ACTION ITEM: Within the records below, filter for lines carrying the word "Iteratively" and copy them.

━━━━━ SOURCE RECORDS ━━━━━

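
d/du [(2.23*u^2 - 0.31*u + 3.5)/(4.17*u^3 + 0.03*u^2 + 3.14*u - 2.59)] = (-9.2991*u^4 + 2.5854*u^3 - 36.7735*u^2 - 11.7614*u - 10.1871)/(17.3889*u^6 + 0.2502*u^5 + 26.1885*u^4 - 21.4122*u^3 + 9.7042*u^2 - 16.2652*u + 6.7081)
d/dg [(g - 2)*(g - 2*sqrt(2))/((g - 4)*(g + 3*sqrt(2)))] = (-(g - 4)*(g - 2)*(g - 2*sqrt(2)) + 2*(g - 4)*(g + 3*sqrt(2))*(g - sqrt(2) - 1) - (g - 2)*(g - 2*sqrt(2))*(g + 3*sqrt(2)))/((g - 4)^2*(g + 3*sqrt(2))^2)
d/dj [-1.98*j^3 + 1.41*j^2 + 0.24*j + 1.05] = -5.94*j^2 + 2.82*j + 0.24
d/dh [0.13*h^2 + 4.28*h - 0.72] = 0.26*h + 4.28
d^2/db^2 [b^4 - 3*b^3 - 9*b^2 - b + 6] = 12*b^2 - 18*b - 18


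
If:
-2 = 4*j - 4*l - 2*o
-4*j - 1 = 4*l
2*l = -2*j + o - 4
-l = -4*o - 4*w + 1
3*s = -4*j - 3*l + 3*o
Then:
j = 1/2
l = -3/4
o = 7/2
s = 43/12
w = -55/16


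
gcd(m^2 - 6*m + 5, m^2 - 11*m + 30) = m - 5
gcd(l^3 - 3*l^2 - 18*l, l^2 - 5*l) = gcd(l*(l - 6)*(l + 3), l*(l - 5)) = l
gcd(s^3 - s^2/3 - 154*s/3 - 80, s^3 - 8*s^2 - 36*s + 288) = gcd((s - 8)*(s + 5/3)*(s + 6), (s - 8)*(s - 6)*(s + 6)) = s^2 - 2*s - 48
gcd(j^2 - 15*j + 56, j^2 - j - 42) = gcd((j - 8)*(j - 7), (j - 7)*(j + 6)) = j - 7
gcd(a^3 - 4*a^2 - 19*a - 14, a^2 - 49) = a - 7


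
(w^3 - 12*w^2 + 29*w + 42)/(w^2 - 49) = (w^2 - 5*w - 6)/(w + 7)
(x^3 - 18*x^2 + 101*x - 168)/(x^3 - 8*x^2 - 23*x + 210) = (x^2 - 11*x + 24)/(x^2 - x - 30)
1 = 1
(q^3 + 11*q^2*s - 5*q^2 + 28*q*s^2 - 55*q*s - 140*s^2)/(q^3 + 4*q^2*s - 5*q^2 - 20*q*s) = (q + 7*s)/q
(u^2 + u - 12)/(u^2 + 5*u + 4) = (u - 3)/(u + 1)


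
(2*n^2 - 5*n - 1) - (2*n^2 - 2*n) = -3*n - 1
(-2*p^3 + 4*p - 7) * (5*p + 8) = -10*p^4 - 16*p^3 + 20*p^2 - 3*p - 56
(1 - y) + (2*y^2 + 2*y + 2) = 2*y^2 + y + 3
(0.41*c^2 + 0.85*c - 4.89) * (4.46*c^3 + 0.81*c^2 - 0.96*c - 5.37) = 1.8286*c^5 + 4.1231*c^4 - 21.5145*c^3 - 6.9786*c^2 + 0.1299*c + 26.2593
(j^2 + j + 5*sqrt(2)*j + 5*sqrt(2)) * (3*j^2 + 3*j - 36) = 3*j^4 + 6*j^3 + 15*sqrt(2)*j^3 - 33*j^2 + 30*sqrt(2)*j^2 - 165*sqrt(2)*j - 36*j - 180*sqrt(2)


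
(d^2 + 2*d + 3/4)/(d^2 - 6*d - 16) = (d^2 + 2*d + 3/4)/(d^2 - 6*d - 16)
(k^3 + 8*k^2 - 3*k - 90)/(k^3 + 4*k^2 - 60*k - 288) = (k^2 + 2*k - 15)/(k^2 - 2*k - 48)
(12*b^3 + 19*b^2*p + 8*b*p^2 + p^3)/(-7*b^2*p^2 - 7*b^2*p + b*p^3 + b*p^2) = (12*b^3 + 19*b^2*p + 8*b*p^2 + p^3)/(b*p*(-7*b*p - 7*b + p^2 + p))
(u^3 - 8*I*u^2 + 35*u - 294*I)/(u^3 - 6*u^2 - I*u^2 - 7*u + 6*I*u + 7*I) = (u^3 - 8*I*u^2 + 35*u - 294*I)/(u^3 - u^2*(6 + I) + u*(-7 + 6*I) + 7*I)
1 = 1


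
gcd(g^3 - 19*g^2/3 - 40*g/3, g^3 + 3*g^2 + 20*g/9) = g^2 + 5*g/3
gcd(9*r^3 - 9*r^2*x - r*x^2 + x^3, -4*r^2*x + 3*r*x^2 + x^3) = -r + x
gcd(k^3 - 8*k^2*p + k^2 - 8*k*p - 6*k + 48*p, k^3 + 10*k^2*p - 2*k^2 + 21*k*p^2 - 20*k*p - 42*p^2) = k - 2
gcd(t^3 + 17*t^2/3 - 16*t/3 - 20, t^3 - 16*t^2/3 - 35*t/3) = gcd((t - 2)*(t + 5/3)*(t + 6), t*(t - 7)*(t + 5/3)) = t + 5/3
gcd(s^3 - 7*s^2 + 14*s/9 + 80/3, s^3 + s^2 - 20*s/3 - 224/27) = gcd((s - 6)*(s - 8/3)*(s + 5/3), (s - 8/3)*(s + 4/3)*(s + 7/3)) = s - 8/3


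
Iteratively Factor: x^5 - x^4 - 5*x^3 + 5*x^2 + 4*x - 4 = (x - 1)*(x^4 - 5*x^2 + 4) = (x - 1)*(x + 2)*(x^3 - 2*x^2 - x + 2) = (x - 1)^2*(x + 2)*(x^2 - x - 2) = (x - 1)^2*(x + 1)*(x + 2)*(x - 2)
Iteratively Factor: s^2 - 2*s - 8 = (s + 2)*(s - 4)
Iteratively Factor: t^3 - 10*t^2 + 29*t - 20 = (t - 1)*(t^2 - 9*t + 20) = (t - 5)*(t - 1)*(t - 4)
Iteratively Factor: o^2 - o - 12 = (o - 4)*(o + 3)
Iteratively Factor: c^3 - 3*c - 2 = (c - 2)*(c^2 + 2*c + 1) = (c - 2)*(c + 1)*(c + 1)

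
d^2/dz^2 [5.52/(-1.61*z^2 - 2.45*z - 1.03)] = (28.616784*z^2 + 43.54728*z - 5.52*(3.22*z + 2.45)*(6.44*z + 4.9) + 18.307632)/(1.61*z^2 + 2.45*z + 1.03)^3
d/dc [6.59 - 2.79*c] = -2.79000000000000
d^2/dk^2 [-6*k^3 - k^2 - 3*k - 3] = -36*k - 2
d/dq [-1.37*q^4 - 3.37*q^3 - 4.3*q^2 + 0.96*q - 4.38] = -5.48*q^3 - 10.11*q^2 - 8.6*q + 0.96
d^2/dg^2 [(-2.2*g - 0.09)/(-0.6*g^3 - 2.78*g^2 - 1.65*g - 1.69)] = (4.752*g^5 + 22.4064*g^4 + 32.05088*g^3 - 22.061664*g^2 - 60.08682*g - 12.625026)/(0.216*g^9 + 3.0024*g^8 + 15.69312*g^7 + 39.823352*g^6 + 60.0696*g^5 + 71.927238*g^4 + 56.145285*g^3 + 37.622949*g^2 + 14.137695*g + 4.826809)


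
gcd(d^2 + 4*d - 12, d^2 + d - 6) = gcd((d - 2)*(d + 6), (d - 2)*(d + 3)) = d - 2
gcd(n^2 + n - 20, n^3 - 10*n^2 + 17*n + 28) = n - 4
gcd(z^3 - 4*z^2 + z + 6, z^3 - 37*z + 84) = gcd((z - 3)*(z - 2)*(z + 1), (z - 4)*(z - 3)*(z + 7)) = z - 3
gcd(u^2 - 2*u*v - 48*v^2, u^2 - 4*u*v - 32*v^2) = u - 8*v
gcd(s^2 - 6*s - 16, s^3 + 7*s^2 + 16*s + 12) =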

━━━━━

RESPONSE BOX:
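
Iteratively Factor: x^5 - x^4 - 5*x^3 + 5*x^2 + 4*x - 4 = (x - 1)*(x^4 - 5*x^2 + 4) = (x - 1)*(x + 2)*(x^3 - 2*x^2 - x + 2) = (x - 1)^2*(x + 2)*(x^2 - x - 2) = (x - 1)^2*(x + 1)*(x + 2)*(x - 2)
Iteratively Factor: s^2 - 2*s - 8 = (s + 2)*(s - 4)
Iteratively Factor: t^3 - 10*t^2 + 29*t - 20 = (t - 1)*(t^2 - 9*t + 20) = (t - 5)*(t - 1)*(t - 4)
Iteratively Factor: o^2 - o - 12 = (o - 4)*(o + 3)
Iteratively Factor: c^3 - 3*c - 2 = (c - 2)*(c^2 + 2*c + 1) = (c - 2)*(c + 1)*(c + 1)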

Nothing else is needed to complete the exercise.